§ Required work
Your answer should consist of all lines in the listing that hold the word "behaves".

§ Task material
· · ·

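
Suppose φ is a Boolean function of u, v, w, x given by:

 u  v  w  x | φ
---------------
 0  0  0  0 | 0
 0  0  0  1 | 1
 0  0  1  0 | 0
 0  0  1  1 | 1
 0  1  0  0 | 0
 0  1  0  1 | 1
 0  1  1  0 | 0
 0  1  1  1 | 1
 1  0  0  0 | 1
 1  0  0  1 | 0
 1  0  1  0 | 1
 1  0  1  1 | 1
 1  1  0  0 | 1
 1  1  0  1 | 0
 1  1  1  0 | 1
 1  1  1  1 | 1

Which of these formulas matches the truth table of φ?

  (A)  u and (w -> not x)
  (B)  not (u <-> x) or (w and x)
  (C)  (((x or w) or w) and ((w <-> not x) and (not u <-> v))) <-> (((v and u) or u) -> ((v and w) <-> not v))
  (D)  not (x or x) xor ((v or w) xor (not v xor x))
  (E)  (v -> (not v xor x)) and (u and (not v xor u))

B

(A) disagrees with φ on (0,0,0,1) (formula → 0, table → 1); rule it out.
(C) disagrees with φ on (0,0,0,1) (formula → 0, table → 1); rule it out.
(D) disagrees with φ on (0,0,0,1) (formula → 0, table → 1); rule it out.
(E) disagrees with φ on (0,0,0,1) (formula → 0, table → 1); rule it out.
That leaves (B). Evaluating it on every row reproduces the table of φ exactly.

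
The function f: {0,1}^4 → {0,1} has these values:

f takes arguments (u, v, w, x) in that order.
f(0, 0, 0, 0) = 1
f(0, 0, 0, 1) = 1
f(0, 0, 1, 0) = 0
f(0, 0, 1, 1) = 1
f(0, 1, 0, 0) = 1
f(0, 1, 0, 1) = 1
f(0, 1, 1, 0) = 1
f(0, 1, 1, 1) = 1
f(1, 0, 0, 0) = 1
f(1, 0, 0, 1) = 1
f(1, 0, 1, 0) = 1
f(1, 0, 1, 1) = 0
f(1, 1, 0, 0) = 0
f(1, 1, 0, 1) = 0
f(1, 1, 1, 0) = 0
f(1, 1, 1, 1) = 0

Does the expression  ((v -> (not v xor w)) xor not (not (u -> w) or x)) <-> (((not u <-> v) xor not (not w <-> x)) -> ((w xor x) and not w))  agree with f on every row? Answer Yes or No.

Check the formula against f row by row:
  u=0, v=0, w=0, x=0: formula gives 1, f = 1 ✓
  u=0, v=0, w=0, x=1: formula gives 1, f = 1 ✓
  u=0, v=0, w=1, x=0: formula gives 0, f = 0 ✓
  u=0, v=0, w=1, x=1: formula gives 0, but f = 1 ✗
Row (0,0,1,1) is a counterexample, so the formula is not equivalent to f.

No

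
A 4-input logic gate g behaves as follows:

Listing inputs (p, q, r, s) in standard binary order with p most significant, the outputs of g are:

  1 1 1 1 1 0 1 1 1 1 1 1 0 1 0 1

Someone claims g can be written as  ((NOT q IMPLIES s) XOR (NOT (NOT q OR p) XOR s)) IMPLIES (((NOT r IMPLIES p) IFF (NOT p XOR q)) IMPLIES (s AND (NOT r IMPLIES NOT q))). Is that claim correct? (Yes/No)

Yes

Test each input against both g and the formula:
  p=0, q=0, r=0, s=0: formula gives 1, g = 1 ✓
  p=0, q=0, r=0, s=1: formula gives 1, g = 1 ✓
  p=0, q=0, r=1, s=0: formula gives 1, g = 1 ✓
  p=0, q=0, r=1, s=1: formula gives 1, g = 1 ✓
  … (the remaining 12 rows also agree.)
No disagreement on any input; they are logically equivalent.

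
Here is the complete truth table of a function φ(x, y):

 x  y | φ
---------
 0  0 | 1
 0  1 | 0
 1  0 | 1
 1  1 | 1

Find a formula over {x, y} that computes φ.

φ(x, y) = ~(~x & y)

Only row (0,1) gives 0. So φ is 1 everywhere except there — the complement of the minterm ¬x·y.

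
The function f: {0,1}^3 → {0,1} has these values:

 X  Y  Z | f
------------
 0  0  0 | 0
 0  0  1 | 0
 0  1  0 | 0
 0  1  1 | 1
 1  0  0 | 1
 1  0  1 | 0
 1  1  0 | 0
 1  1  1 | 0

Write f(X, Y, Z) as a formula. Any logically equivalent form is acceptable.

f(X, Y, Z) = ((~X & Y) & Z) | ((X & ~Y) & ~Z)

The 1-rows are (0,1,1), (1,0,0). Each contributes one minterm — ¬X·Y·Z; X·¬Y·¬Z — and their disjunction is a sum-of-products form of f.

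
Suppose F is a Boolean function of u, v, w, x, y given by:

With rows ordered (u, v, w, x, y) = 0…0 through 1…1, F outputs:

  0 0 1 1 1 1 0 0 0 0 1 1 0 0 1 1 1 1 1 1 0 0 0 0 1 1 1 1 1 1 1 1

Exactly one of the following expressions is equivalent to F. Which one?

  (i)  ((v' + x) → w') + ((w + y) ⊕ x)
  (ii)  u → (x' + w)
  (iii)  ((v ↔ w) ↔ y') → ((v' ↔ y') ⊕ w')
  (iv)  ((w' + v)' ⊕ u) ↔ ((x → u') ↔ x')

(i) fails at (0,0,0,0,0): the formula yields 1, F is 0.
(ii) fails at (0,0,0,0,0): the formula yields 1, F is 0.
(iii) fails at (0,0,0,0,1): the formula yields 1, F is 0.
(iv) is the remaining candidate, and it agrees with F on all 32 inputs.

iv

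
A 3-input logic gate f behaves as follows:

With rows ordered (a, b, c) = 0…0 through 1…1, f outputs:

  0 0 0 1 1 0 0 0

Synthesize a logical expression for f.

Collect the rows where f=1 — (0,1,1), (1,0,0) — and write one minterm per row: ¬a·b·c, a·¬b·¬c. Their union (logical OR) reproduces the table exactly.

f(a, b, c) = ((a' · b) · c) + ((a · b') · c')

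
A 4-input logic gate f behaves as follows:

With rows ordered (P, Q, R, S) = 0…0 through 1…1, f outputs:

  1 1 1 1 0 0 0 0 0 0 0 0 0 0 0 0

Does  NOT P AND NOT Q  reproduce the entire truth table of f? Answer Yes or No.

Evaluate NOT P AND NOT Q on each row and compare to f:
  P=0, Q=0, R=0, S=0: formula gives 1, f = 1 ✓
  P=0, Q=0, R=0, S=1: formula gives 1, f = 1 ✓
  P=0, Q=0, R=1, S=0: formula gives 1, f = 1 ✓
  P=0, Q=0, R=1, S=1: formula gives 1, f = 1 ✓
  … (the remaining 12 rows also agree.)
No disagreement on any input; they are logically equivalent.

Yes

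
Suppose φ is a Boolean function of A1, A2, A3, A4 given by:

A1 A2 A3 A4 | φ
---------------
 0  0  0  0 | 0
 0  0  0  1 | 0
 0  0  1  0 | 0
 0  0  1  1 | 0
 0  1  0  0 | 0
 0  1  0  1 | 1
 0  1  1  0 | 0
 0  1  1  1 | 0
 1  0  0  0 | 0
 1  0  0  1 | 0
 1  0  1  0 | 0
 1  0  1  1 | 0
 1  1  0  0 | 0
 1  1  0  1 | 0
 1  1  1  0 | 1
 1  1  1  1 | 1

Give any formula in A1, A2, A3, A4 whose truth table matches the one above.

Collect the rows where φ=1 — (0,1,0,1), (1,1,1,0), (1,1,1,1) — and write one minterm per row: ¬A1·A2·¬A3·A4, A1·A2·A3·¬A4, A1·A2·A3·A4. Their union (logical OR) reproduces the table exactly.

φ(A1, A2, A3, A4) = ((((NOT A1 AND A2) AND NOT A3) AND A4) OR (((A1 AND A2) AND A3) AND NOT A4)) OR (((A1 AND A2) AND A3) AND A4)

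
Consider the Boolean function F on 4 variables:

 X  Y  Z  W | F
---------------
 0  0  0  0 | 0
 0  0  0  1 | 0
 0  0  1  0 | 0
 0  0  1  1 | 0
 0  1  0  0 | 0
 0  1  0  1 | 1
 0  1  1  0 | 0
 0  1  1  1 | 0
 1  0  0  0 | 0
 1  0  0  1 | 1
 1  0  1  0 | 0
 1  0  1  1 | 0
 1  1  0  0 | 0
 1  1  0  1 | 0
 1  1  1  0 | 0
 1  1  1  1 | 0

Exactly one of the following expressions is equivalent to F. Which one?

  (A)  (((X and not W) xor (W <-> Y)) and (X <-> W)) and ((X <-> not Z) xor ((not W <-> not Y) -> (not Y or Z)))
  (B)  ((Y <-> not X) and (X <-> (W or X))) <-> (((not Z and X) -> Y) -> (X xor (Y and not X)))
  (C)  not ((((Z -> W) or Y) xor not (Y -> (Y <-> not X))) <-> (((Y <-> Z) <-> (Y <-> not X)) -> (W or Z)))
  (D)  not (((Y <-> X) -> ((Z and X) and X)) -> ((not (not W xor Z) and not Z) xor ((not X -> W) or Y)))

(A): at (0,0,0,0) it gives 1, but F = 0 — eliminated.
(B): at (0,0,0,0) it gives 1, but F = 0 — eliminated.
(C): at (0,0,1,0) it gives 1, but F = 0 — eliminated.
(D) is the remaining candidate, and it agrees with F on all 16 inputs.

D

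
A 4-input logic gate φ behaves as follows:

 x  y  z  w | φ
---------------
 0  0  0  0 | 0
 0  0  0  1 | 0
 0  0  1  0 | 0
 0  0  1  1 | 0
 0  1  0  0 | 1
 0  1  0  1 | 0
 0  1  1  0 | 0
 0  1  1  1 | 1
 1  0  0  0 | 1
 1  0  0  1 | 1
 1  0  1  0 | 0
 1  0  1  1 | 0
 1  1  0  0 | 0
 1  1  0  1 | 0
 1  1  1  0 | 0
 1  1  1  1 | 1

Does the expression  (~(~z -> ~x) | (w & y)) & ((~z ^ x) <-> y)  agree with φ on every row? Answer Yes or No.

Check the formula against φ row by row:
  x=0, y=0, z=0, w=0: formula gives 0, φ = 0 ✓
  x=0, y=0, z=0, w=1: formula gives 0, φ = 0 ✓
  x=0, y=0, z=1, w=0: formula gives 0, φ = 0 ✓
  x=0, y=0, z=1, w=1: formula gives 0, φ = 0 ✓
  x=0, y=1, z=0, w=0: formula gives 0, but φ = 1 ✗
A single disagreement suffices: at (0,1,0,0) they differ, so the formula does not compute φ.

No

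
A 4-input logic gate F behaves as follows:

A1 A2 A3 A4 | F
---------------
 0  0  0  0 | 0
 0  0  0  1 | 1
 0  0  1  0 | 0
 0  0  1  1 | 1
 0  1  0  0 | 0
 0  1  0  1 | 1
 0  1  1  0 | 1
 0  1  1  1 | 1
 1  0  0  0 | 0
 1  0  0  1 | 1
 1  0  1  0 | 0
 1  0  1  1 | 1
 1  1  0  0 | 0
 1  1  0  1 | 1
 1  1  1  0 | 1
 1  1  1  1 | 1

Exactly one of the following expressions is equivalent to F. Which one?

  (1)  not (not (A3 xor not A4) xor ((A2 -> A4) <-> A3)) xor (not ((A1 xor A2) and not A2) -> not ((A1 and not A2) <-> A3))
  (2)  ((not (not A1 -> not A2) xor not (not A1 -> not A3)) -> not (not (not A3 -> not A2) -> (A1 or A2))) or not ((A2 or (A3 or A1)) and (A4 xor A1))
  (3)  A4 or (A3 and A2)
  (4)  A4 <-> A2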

· · ·

§ Expected output
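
A 4-input logic gate g behaves as follows:
A 3-input logic gate f behaves as follows:
A 4-input logic gate f behaves as follows:
A 4-input logic gate φ behaves as follows:
A 4-input logic gate F behaves as follows: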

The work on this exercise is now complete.